■ THE TASK
Quote exactly the lines spanning from the top of the data below to the line that contains "Note that only", including both.

- - -

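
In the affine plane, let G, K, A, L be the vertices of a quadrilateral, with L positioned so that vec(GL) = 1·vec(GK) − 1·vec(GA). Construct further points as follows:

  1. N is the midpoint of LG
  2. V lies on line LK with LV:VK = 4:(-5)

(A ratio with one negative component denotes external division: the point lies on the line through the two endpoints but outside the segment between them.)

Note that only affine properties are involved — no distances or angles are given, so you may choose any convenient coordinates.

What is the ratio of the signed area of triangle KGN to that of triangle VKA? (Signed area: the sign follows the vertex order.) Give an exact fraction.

[KGN]:[VKA] = 1/10

Assign G = (0, 0), K = (1, 0), A = (0, 1), L = (1, -1) — the answer is frame-independent, so this choice is without loss of generality.
1. N is the midpoint of LG ⇒ N = (1/2, -1/2)
2. V lies on line LK with LV:VK = 4:(-5) ⇒ V = (1, -5)
2·[KGN] = 1/2, 2·[VKA] = 5
[KGN]:[VKA] = 1/2:5 = 1/10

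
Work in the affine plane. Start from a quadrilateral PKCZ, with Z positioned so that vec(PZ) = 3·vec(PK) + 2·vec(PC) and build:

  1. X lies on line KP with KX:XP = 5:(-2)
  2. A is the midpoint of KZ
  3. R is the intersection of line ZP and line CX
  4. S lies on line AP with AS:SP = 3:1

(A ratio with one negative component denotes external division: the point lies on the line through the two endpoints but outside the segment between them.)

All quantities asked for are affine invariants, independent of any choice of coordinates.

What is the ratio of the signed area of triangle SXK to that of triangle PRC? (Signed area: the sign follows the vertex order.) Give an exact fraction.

[SXK]:[PRC] = -25/72

Choose coordinates P = (0, 0), K = (1, 0), C = (0, 1), Z = (3, 2).
1. X lies on line KP with KX:XP = 5:(-2) ⇒ X = (-2/3, 0)
2. A is the midpoint of KZ ⇒ A = (2, 1)
3. R is the intersection of line ZP and line CX ⇒ R = (-6/5, -4/5)
4. S lies on line AP with AS:SP = 3:1 ⇒ S = (1/2, 1/4)
2·[SXK] = 5/12, 2·[PRC] = -6/5
[SXK]:[PRC] = 5/12:-6/5 = -25/72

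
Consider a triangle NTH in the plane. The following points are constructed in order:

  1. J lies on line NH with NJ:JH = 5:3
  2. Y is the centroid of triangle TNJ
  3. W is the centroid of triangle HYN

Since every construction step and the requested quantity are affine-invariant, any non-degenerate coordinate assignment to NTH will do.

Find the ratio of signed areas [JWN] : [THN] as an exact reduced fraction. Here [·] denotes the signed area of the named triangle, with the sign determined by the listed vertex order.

[JWN]:[THN] = -5/72

Work in coordinates with N = (0, 0), T = (1, 0), H = (0, 1).
1. J lies on line NH with NJ:JH = 5:3 ⇒ J = (0, 5/8)
2. Y is the centroid of triangle TNJ ⇒ Y = (1/3, 5/24)
3. W is the centroid of triangle HYN ⇒ W = (1/9, 29/72)
2·[JWN] = -5/72, 2·[THN] = 1
[JWN]:[THN] = -5/72:1 = -5/72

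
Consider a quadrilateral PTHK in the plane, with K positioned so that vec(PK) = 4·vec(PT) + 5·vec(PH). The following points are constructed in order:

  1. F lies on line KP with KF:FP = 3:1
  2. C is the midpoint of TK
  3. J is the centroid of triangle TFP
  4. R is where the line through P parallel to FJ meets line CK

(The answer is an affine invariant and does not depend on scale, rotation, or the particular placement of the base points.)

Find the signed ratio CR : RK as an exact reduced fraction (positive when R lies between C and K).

Set P = (0, 0), T = (1, 0), H = (0, 1), K = (4, 5); any affine frame gives the same invariant.
1. F lies on line KP with KF:FP = 3:1 ⇒ F = (1, 5/4)
2. C is the midpoint of TK ⇒ C = (5/2, 5/2)
3. J is the centroid of triangle TFP ⇒ J = (2/3, 5/12)
4. R is where the line through P parallel to FJ meets line CK ⇒ R = (-2, -5)
R = C + t·(K−C) with t = -3, so CR:RK = t:(1−t) = -3:4

CR:RK = -3/4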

- - -

■ ANSWER BELOW
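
In the affine plane, let G, K, A, L be the vertices of a quadrilateral, with L positioned so that vec(GL) = 1·vec(GK) − 1·vec(GA). Construct further points as follows:

  1. N is the midpoint of LG
  2. V lies on line LK with LV:VK = 4:(-5)

(A ratio with one negative component denotes external division: the point lies on the line through the two endpoints but outside the segment between them.)

Note that only affine properties are involved — no distances or angles are given, so you may choose any convenient coordinates.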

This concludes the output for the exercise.